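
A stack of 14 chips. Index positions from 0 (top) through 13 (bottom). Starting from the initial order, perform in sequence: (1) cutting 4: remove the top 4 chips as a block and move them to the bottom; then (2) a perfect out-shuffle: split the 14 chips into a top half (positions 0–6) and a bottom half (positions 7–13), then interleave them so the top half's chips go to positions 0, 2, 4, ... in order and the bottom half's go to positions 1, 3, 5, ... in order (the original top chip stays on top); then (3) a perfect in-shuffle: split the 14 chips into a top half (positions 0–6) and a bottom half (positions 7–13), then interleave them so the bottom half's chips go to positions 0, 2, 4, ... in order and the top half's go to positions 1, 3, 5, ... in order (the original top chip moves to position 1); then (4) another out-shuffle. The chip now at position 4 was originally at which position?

8

Undo the operations in reverse order, starting from position 4:
  undo op 4 (out-shuffle, from top half): 4 ← 2
  undo op 3 (in-shuffle, from bottom half): 2 ← 8
  undo op 2 (out-shuffle, from top half): 8 ← 4
  undo op 1 (cut 4): 4 ← 8
So the chip at position 4 came from original position 8.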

§

From the listing above, extract every line exactly as it stands.

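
A stack of 14 chips. Index positions from 0 (top) through 13 (bottom). Starting from the initial order, perform in sequence: (1) cutting 4: remove the top 4 chips as a block and move them to the bottom; then (2) a perfect out-shuffle: split the 14 chips into a top half (positions 0–6) and a bottom half (positions 7–13), then interleave them so the top half's chips go to positions 0, 2, 4, ... in order and the bottom half's go to positions 1, 3, 5, ... in order (the original top chip stays on top); then (3) a perfect in-shuffle: split the 14 chips into a top half (positions 0–6) and a bottom half (positions 7–13), then interleave them so the bottom half's chips go to positions 0, 2, 4, ... in order and the top half's go to positions 1, 3, 5, ... in order (the original top chip moves to position 1); then (4) another out-shuffle. The chip now at position 4 was originally at which position?

8

Undo the operations in reverse order, starting from position 4:
  undo op 4 (out-shuffle, from top half): 4 ← 2
  undo op 3 (in-shuffle, from bottom half): 2 ← 8
  undo op 2 (out-shuffle, from top half): 8 ← 4
  undo op 1 (cut 4): 4 ← 8
So the chip at position 4 came from original position 8.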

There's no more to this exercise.